(What you have to do): Every line below between the line holding "Answer with the letter." and the line holding "The stress rule", inclusive, should be repeated exactly, and all other lines omitted.

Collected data
◆ ◆ ◆

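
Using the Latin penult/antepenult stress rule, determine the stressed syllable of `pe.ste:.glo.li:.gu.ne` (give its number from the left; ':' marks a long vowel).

4

Classical Latin: stress the penult if heavy (long vowel or closed), else the antepenult.
Weights: 4 li: H, 5 gu L, 6 ne L.
The penult (syllable 5, gu) is light, so stress falls on the antepenult (syllable 4, li:).
Stress on syllable 4: pe.ste:.glo.ˈli:.gu.ne.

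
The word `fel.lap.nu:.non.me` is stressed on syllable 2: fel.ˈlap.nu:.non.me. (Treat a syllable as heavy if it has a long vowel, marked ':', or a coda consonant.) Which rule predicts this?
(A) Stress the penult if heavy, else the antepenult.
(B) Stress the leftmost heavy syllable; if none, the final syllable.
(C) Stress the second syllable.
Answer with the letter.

C

Rule A → syllable 4 (observed: 2).
Rule B → syllable 1 (observed: 2).
Rule C → syllable 2 ✓.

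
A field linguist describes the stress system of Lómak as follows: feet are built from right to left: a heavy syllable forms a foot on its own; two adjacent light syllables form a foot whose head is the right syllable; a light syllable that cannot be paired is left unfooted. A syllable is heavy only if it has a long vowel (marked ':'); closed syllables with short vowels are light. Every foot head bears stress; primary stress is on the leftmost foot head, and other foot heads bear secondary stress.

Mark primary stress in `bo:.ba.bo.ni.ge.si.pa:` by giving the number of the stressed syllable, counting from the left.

1

Weights: 1 bo: H, 2 ba L, 3 bo L, 4 ni L, 5 ge L, 6 si L, 7 pa: H.
Parse right to left (heavy = foot alone; LL = one foot; stranded L unfooted): (ˈbo:) ba (bo.ˈni) (ge.ˈsi) (ˈpa:).
Foot heads: 1, 4, 6, 7.
Primary stress on the leftmost head = syllable 1.
Primary stress: syllable 1 → ˈbo:.ba.bo.ni.ge.si.pa:.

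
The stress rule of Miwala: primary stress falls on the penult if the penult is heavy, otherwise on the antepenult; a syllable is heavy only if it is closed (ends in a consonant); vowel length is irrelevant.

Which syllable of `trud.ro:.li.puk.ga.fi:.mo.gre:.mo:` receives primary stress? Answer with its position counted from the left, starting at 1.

Weights: 7 mo L, 8 gre: L, 9 mo: L.
The penult (syllable 8, gre:) is light, so stress falls on the antepenult (syllable 7, mo).
Primary stress: syllable 7 → trud.ro:.li.puk.ga.fi:.ˈmo.gre:.mo:.

7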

◆ ◆ ◆

(Response to the exercise):
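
Answer with the letter.

C

Rule A → syllable 4 (observed: 2).
Rule B → syllable 1 (observed: 2).
Rule C → syllable 2 ✓.

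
A field linguist describes the stress system of Lómak as follows: feet are built from right to left: a heavy syllable forms a foot on its own; two adjacent light syllables form a foot whose head is the right syllable; a light syllable that cannot be paired is left unfooted. A syllable is heavy only if it has a long vowel (marked ':'); closed syllables with short vowels are light. Every foot head bears stress; primary stress is on the leftmost foot head, and other foot heads bear secondary stress.

Mark primary stress in `bo:.ba.bo.ni.ge.si.pa:` by giving the number of the stressed syllable, counting from the left.

1

Weights: 1 bo: H, 2 ba L, 3 bo L, 4 ni L, 5 ge L, 6 si L, 7 pa: H.
Parse right to left (heavy = foot alone; LL = one foot; stranded L unfooted): (ˈbo:) ba (bo.ˈni) (ge.ˈsi) (ˈpa:).
Foot heads: 1, 4, 6, 7.
Primary stress on the leftmost head = syllable 1.
Primary stress: syllable 1 → ˈbo:.ba.bo.ni.ge.si.pa:.

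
The stress rule of Miwala: primary stress falls on the penult if the penult is heavy, otherwise on the antepenult; a syllable is heavy only if it is closed (ends in a consonant); vowel length is irrelevant.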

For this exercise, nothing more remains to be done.